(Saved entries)
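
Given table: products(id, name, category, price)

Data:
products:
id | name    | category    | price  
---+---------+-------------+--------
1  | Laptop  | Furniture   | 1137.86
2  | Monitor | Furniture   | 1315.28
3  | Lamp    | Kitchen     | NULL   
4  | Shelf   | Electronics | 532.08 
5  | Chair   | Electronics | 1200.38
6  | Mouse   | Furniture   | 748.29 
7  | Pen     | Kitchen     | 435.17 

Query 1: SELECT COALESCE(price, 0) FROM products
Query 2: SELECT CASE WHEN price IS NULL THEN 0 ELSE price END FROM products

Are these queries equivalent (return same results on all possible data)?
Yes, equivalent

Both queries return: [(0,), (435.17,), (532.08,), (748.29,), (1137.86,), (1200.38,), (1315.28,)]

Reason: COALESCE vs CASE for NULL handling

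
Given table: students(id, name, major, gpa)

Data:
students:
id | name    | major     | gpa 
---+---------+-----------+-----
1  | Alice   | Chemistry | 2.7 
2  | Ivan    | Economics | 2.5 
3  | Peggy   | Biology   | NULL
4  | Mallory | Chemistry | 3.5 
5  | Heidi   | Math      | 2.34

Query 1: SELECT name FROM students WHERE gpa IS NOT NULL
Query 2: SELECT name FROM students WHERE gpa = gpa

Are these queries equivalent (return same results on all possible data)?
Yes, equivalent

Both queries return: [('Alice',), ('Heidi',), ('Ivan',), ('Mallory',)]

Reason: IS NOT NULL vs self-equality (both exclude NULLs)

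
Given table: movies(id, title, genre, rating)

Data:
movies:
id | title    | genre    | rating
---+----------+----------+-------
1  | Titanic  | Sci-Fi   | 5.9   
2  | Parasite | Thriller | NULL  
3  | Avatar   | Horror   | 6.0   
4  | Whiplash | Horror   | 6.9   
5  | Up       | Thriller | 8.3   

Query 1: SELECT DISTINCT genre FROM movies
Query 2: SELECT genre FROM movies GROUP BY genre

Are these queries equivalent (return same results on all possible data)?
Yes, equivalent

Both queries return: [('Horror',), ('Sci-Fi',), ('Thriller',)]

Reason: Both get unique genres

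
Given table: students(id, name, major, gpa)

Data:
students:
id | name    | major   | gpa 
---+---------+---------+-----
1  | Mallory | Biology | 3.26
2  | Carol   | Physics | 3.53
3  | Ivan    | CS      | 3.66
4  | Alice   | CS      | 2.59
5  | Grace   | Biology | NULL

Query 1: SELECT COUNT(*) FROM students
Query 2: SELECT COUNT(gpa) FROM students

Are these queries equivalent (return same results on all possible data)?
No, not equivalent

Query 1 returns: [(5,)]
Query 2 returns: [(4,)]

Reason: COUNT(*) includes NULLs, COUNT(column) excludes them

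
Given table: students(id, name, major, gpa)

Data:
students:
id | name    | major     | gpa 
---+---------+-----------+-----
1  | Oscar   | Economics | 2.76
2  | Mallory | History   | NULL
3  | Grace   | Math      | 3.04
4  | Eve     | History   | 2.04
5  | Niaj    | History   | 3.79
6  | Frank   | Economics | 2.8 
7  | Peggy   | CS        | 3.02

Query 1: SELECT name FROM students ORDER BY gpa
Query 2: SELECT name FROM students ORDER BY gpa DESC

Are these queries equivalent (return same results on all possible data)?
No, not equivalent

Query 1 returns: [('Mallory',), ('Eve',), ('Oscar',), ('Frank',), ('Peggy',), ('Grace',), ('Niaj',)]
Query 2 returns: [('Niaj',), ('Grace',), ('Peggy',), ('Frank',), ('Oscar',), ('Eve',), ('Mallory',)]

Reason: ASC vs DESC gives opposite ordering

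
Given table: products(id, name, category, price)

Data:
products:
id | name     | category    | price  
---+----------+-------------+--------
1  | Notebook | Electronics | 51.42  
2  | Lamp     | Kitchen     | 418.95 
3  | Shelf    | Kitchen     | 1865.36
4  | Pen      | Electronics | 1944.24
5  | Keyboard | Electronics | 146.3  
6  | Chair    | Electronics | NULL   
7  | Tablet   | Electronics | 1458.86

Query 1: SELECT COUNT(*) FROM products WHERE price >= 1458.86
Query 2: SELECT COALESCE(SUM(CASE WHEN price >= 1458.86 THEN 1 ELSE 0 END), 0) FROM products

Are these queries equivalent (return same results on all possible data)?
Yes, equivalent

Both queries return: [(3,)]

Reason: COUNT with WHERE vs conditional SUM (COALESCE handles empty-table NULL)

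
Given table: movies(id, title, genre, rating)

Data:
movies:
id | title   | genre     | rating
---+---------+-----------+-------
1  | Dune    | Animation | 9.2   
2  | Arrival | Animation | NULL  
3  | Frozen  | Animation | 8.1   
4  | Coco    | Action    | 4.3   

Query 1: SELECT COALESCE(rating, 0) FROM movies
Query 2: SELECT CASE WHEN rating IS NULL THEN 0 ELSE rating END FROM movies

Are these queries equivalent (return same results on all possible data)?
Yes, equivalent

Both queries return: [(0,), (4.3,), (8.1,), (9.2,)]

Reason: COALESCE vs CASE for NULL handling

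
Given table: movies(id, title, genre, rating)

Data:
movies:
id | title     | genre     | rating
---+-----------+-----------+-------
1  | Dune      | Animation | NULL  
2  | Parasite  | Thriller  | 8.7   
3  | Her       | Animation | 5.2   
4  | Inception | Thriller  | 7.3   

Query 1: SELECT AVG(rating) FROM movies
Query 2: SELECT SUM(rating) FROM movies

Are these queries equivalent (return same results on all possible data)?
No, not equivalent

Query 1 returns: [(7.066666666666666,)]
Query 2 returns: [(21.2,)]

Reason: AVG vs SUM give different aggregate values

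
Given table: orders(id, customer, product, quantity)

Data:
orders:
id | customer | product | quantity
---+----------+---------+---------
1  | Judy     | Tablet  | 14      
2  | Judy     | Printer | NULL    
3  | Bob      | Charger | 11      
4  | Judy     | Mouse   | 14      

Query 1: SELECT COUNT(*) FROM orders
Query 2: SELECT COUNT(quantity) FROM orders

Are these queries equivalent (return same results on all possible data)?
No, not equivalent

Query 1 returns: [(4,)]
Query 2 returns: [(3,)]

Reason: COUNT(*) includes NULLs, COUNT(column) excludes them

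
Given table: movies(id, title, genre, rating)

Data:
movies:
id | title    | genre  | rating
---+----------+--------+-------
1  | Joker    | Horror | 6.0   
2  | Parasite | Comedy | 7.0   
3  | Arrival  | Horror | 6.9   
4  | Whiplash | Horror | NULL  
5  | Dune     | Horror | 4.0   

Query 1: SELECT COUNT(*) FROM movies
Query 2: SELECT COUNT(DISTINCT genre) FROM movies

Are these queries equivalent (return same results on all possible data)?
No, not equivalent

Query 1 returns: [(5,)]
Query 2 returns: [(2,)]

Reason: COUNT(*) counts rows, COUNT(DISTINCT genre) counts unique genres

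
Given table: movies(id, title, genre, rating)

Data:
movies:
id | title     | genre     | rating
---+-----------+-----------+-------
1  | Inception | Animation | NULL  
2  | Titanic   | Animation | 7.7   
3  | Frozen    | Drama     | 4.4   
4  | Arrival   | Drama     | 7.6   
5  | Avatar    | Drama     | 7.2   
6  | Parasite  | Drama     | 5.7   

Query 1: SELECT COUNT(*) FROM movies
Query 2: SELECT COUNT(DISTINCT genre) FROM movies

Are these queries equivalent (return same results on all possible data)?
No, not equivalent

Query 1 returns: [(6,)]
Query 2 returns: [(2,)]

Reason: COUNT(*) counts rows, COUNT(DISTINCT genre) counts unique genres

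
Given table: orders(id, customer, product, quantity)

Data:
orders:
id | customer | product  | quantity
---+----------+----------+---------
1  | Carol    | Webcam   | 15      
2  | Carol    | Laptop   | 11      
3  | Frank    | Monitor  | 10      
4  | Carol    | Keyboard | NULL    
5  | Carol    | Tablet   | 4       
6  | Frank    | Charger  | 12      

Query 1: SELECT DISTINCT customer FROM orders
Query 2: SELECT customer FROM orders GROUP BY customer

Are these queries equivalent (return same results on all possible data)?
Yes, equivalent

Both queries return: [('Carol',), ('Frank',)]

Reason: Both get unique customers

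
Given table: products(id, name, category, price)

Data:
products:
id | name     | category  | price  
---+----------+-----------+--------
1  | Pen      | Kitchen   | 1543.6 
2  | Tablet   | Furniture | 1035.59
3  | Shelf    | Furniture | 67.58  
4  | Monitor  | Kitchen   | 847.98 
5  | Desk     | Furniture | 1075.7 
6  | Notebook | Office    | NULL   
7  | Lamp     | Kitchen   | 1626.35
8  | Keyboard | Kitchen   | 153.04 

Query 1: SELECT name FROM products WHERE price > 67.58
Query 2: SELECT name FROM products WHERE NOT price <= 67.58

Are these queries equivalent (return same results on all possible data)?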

Exercise: Word for word, restate the lines from the one holding "Query 2: SELECT name FROM products" to the last line of the records.

Problem solution:
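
Query 2: SELECT name FROM products WHERE NOT price <= 67.58

Are these queries equivalent (return same results on all possible data)?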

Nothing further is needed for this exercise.